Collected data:
☆ ☆ ☆ ☆ ☆ ☆ ☆

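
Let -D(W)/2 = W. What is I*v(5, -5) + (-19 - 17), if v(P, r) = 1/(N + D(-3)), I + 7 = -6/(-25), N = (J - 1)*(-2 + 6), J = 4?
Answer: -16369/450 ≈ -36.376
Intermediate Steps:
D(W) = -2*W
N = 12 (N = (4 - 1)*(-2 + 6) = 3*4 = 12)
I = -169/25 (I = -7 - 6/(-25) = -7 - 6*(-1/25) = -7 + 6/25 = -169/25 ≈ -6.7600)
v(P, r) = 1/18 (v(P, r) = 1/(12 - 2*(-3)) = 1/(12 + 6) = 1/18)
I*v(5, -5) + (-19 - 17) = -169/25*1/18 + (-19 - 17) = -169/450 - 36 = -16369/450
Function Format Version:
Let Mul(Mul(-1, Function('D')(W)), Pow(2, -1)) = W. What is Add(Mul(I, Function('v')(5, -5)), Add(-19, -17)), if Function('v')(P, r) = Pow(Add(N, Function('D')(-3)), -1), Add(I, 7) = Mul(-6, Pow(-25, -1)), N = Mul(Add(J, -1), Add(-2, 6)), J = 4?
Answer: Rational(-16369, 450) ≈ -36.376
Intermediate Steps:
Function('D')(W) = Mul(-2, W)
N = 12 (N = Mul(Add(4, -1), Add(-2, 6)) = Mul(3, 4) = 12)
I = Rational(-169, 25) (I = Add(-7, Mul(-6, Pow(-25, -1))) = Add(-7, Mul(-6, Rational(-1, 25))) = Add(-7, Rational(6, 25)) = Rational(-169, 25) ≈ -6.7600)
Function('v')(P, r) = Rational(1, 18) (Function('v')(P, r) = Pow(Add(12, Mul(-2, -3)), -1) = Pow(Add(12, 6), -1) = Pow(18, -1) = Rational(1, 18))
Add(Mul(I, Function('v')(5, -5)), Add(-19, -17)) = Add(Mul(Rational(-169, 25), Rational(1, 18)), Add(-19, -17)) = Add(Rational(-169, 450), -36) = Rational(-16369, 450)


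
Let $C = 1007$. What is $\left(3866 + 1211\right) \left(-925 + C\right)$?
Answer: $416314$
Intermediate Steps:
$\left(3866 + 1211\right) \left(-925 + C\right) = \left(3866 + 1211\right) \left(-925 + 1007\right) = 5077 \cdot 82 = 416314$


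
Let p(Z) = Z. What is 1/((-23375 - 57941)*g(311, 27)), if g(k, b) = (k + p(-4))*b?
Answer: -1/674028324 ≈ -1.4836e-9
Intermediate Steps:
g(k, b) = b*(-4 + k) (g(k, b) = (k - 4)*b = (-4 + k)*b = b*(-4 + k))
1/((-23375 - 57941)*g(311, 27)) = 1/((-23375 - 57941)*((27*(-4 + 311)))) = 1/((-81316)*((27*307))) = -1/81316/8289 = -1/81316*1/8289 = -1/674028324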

☆ ☆ ☆ ☆ ☆ ☆ ☆

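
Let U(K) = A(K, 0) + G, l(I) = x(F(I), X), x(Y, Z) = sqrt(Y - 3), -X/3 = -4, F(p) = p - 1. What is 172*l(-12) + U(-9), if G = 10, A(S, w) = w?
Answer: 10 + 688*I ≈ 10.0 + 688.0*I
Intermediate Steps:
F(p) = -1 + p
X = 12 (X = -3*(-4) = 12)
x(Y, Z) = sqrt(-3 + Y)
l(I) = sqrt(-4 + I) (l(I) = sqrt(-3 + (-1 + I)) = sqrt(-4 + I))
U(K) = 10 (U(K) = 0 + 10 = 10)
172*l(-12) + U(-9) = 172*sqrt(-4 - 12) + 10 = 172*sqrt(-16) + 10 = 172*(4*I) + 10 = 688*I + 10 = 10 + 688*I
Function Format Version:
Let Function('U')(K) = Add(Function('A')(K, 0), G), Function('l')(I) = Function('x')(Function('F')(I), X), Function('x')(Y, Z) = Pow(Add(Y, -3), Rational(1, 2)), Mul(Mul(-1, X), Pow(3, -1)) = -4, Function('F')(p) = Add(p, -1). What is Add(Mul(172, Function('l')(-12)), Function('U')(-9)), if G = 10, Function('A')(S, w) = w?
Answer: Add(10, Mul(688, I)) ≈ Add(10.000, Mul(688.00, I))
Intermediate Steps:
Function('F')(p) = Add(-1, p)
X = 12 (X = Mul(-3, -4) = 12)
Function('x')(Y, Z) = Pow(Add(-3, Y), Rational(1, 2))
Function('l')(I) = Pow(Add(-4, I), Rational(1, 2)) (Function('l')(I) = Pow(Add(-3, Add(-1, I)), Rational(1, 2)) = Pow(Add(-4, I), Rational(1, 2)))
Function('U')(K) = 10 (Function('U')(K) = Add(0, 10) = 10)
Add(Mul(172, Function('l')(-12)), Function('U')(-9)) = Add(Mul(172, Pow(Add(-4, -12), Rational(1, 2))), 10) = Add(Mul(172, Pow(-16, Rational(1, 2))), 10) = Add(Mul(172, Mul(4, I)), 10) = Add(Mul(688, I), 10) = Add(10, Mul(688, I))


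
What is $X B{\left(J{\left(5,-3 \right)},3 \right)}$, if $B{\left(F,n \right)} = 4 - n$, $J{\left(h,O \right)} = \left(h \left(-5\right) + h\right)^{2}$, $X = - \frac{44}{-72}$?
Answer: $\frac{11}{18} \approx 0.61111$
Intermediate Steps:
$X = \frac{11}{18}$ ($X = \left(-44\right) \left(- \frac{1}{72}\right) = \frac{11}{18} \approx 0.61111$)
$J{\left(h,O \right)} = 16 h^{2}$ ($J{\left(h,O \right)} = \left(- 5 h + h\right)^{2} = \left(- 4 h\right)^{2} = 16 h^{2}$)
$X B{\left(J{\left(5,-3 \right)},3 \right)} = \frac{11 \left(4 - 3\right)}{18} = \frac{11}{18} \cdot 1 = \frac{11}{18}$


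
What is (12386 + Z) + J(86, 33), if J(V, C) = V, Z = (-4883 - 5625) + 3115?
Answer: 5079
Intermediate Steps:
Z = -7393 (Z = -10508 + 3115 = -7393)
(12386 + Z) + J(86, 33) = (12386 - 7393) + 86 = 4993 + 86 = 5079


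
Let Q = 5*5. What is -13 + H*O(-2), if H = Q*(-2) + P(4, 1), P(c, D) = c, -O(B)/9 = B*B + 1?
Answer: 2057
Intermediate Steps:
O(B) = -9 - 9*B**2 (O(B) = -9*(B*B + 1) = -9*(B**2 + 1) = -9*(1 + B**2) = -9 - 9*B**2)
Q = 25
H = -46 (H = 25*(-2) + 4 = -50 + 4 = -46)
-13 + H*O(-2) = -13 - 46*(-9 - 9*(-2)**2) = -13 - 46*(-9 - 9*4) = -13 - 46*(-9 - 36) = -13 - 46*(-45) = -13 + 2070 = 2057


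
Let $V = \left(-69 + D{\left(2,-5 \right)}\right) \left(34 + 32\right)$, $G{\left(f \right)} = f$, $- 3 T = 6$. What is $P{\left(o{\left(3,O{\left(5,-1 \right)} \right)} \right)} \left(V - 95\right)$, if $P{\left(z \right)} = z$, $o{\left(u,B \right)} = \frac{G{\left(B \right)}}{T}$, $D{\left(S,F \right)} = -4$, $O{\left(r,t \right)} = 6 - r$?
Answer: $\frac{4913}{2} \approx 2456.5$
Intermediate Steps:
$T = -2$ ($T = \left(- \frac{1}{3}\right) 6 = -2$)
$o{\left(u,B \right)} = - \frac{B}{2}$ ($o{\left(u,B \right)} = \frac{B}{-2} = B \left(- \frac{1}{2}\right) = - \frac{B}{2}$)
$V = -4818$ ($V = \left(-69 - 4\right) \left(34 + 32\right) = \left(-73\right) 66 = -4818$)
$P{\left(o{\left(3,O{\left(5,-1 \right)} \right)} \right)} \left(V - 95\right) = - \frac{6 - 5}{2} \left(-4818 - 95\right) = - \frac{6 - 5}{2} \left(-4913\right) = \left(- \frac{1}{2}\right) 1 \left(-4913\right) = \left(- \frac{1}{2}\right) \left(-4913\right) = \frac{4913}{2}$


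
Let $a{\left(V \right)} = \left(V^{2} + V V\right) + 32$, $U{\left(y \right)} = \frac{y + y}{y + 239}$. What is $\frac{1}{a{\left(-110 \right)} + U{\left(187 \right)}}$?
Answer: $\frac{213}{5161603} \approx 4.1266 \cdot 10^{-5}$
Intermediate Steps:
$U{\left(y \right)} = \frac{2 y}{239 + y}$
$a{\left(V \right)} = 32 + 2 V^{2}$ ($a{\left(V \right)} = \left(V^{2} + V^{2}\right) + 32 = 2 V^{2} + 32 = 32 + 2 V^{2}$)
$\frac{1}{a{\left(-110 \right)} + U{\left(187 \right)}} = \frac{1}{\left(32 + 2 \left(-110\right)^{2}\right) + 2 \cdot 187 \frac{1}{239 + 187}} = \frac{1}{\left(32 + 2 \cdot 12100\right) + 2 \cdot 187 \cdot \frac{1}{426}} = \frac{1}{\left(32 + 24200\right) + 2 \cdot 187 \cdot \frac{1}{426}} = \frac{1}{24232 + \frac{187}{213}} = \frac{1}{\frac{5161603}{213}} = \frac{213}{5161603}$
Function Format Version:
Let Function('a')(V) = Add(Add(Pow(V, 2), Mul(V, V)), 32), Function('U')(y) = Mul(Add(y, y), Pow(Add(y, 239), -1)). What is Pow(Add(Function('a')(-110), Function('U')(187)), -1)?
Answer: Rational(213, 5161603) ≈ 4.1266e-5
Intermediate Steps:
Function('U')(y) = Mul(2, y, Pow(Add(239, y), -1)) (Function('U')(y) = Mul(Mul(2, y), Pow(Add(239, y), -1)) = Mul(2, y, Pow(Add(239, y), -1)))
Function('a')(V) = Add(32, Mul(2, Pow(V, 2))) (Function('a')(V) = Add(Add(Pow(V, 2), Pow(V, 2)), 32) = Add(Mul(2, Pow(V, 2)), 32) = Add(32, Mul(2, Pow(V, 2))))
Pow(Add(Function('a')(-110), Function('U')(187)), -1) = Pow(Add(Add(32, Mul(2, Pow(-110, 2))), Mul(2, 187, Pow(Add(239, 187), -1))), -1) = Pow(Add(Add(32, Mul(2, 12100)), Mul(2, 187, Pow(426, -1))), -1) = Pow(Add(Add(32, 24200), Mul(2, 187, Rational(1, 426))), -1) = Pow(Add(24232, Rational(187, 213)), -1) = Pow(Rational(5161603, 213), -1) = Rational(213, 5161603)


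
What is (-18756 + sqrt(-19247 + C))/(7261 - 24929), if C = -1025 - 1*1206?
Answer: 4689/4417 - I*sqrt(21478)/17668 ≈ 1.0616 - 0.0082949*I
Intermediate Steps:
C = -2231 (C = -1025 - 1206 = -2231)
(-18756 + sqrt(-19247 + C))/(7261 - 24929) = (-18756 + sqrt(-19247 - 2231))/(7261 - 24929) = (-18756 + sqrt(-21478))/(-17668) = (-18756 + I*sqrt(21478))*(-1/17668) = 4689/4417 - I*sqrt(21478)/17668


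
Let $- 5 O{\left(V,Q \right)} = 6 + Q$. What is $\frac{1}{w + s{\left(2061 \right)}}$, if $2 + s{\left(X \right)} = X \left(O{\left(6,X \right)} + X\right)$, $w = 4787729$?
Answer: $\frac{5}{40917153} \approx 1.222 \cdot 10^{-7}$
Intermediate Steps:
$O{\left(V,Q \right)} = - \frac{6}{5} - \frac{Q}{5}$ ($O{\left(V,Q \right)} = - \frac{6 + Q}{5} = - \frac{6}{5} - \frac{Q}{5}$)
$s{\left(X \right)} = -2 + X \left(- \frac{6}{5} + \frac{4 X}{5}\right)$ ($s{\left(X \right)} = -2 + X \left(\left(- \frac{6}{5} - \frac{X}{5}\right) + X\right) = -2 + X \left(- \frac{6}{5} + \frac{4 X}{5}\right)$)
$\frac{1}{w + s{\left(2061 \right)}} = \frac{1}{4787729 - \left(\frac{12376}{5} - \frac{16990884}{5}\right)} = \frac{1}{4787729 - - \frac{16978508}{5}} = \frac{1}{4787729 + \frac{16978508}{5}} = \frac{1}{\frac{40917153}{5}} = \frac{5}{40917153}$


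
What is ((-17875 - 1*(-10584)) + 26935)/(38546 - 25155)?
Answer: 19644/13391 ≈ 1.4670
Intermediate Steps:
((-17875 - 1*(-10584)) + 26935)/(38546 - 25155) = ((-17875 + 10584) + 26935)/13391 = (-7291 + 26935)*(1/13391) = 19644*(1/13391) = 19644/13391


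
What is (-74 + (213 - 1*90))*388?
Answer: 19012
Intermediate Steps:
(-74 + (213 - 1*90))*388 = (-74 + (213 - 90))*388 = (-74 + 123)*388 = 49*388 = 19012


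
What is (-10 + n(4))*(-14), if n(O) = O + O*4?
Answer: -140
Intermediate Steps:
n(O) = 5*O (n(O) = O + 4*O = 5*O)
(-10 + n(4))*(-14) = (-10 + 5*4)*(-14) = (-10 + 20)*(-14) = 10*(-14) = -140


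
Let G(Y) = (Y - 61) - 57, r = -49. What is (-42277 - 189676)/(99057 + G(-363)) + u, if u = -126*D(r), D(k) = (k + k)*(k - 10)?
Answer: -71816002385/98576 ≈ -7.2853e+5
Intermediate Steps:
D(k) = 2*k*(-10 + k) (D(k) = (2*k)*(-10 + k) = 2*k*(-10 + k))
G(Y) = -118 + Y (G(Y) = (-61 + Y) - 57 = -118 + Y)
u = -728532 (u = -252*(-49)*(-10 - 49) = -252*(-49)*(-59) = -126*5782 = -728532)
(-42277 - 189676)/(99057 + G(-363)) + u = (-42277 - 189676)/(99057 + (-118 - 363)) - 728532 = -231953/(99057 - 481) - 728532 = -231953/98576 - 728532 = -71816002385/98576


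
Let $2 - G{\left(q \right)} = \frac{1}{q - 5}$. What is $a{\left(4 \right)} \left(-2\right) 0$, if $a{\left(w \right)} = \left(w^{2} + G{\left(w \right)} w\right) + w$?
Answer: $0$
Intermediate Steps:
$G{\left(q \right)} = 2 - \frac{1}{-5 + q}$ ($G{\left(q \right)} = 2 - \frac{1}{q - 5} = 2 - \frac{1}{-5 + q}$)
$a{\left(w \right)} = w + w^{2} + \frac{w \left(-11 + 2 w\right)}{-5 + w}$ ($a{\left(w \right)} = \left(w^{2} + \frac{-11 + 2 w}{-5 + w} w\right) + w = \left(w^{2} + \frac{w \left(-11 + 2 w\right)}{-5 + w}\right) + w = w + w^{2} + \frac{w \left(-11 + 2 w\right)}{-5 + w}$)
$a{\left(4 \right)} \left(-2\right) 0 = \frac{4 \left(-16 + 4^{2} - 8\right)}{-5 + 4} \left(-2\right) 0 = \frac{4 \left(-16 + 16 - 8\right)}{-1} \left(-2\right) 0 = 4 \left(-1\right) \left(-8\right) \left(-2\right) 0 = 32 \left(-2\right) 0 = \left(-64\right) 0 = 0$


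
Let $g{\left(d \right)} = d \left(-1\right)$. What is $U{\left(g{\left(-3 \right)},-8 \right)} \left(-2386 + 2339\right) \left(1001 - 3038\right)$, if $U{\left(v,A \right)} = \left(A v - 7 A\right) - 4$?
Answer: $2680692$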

☆ ☆ ☆ ☆ ☆ ☆ ☆

● Exercise goal: What is needed is an exact copy of the lines above, from the one containing "Let G(Y) = (Y" through the one containing "Answer: $0$", with nothing added.

● Written answer:
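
Let G(Y) = (Y - 61) - 57, r = -49. What is (-42277 - 189676)/(99057 + G(-363)) + u, if u = -126*D(r), D(k) = (k + k)*(k - 10)?
Answer: -71816002385/98576 ≈ -7.2853e+5
Intermediate Steps:
D(k) = 2*k*(-10 + k) (D(k) = (2*k)*(-10 + k) = 2*k*(-10 + k))
G(Y) = -118 + Y (G(Y) = (-61 + Y) - 57 = -118 + Y)
u = -728532 (u = -252*(-49)*(-10 - 49) = -252*(-49)*(-59) = -126*5782 = -728532)
(-42277 - 189676)/(99057 + G(-363)) + u = (-42277 - 189676)/(99057 + (-118 - 363)) - 728532 = -231953/(99057 - 481) - 728532 = -231953/98576 - 728532 = -71816002385/98576


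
Let $2 - G{\left(q \right)} = \frac{1}{q - 5}$. What is $a{\left(4 \right)} \left(-2\right) 0$, if $a{\left(w \right)} = \left(w^{2} + G{\left(w \right)} w\right) + w$?
Answer: $0$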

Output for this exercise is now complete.